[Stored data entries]

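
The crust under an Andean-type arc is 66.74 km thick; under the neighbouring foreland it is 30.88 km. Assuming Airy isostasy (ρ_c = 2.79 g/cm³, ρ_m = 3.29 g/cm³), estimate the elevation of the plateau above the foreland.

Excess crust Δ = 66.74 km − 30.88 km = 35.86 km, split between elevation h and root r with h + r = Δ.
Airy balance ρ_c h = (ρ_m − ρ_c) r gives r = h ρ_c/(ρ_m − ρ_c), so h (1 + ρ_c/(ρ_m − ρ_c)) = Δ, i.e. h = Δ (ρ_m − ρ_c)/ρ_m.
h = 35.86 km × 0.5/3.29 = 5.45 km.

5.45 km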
--
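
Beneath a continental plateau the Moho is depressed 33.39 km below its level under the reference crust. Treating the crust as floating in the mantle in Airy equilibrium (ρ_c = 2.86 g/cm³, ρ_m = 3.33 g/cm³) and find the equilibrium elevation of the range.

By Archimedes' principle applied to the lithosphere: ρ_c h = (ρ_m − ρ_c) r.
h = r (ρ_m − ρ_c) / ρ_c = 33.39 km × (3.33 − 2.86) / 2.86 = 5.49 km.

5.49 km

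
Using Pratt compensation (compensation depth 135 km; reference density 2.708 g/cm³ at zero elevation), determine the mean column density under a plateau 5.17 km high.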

ACTIVITY: Take the entries above and return only the lines from the one with "Beneath a continental" to the one with "Using Pratt compensation", both included, unchanged.

YOUR RESPONSE:
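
Beneath a continental plateau the Moho is depressed 33.39 km below its level under the reference crust. Treating the crust as floating in the mantle in Airy equilibrium (ρ_c = 2.86 g/cm³, ρ_m = 3.33 g/cm³) and find the equilibrium elevation of the range.

By Archimedes' principle applied to the lithosphere: ρ_c h = (ρ_m − ρ_c) r.
h = r (ρ_m − ρ_c) / ρ_c = 33.39 km × (3.33 − 2.86) / 2.86 = 5.49 km.

5.49 km

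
Using Pratt compensation (compensation depth 135 km; reference density 2.708 g/cm³ at zero elevation), determine the mean column density under a plateau 5.17 km high.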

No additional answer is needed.